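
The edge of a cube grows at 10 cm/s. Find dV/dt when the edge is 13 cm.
5070 cm³/s

V = s³
dV/dt = 3s² · ds/dt = 3·13²·10 = 5070 cm³/s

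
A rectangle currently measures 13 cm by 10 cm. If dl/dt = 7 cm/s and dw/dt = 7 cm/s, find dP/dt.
28 cm/s

P = 2(l + w)
dP/dt = 2(dl/dt + dw/dt) = 2(7 + 7) = 28 cm/s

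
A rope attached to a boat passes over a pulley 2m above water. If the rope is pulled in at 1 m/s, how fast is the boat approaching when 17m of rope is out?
17√285/285 ≈ 1.007 m/s

rope² = x² + 2²
x = √(17² - 2²) = √285
dx/dt = (rope/x) · d(rope)/dt = (17/√285) · (-1) = -17√285/285 m/s
The boat approaches at 17√285/285 ≈ 1.007 m/s.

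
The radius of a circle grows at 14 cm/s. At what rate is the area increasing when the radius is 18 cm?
504π cm²/s

A = πr²
dA/dt = 2πr · dr/dt = 2π(18)(14) = 504π cm²/s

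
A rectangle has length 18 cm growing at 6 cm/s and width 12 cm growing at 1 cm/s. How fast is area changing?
90 cm²/s

A = lw
dA/dt = w·dl/dt + l·dw/dt = 12·6 + 18·1 = 90 cm²/s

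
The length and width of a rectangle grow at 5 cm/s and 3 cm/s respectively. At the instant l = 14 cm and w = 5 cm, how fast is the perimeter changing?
16 cm/s

P = 2(l + w)
dP/dt = 2(dl/dt + dw/dt) = 2(5 + 3) = 16 cm/s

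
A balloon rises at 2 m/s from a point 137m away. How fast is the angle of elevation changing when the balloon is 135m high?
0.007407 rad/s

tan(θ) = y/137
sec²(θ) · dθ/dt = (1/137) · dy/dt
dθ/dt = cos²(θ)/137 · 2 = 137/(137² + 135²) · 2
dθ/dt = 0.007407 rad/s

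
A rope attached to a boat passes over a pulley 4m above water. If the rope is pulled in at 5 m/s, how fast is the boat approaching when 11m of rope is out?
11√105/21 ≈ 5.367 m/s

rope² = x² + 4²
x = √(11² - 4²) = √105
dx/dt = (rope/x) · d(rope)/dt = (11/√105) · (-5) = -11√105/21 m/s
The boat approaches at 11√105/21 ≈ 5.367 m/s.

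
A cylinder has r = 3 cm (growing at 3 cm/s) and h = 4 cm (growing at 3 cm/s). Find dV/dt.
99π cm³/s

V = πr²h
dV/dt = 2πrh·dr/dt + πr²·dh/dt
= 2π(3)(4)(3) + π(3)²(3)
= 99π cm³/s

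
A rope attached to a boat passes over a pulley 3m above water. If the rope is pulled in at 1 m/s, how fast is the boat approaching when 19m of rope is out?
19√22/88 ≈ 1.013 m/s

rope² = x² + 3²
x = √(19² - 3²) = 4√22
dx/dt = (rope/x) · d(rope)/dt = (19/(4√22)) · (-1) = -19√22/88 m/s
The boat approaches at 19√22/88 ≈ 1.013 m/s.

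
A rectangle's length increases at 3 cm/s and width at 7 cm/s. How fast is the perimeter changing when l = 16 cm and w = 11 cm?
20 cm/s

P = 2(l + w)
dP/dt = 2(dl/dt + dw/dt) = 2(3 + 7) = 20 cm/s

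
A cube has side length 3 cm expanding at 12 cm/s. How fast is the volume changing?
324 cm³/s

V = s³
dV/dt = 3s² · ds/dt = 3·3²·12 = 324 cm³/s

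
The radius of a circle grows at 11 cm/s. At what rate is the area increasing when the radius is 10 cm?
220π cm²/s

A = πr²
dA/dt = 2πr · dr/dt = 2π(10)(11) = 220π cm²/s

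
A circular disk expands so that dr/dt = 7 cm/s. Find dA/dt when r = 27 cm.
378π cm²/s

A = πr²
dA/dt = 2πr · dr/dt = 2π(27)(7) = 378π cm²/s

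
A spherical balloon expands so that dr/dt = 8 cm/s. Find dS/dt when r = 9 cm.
576π cm²/s

S = 4πr²
dS/dt = dS/dr · dr/dt = 8πr · 8
At r = 9: dS/dt = 576π cm²/s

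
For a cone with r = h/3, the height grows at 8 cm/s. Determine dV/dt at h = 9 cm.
72π cm³/s

V = (1/3)π(h/3)²h = πh³/27
dV/dt = πh²/9 · 8
At h = 9: dV/dt = 72π cm³/s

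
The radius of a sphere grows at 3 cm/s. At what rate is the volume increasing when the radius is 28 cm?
9408π cm³/s

V = (4/3)πr³
dV/dt = dV/dr · dr/dt = 4πr² · 3
At r = 28: dV/dt = 9408π cm³/s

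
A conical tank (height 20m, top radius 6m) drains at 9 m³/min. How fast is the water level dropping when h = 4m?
25/(4π) ≈ 1.989 m/min

r/h = 6/20, so r = (3/10)h
V = (1/3)πr²h = (1/3)π((3/10)h)²h = (3/100)πh³
dV/dh = (9/100)πh²
dh/dt = (dV/dt)/(dV/dh) = -9/((9/100)π·4²) = -25/(4π) m/min
The level is dropping at 25/(4π) ≈ 1.989 m/min.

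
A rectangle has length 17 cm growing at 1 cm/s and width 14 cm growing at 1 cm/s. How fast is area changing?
31 cm²/s

A = lw
dA/dt = w·dl/dt + l·dw/dt = 14·1 + 17·1 = 31 cm²/s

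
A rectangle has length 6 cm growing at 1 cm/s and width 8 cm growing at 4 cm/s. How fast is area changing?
32 cm²/s

A = lw
dA/dt = w·dl/dt + l·dw/dt = 8·1 + 6·4 = 32 cm²/s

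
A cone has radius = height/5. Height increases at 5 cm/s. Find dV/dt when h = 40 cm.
320π cm³/s

V = (1/3)π(h/5)²h = πh³/75
dV/dt = πh²/25 · 5
At h = 40: dV/dt = 320π cm³/s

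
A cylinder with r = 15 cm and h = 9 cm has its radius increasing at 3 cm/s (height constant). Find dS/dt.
234π cm²/s

S = 2πrh + 2πr² (lateral + bases)
dS/dt = (2πh + 4πr)·dr/dt = (2π·9 + 4π·15)·3
= 234π cm²/s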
------------------------------------------------------------
● Assignment
Return, word for word, each line from the one that contains "A rectangle has length 6" through the end of the listing above.

● Exercise result
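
A rectangle has length 6 cm growing at 1 cm/s and width 8 cm growing at 4 cm/s. How fast is area changing?
32 cm²/s

A = lw
dA/dt = w·dl/dt + l·dw/dt = 8·1 + 6·4 = 32 cm²/s

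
A cone has radius = height/5. Height increases at 5 cm/s. Find dV/dt when h = 40 cm.
320π cm³/s

V = (1/3)π(h/5)²h = πh³/75
dV/dt = πh²/25 · 5
At h = 40: dV/dt = 320π cm³/s

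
A cylinder with r = 15 cm and h = 9 cm has its radius increasing at 3 cm/s (height constant). Find dS/dt.
234π cm²/s

S = 2πrh + 2πr² (lateral + bases)
dS/dt = (2πh + 4πr)·dr/dt = (2π·9 + 4π·15)·3
= 234π cm²/s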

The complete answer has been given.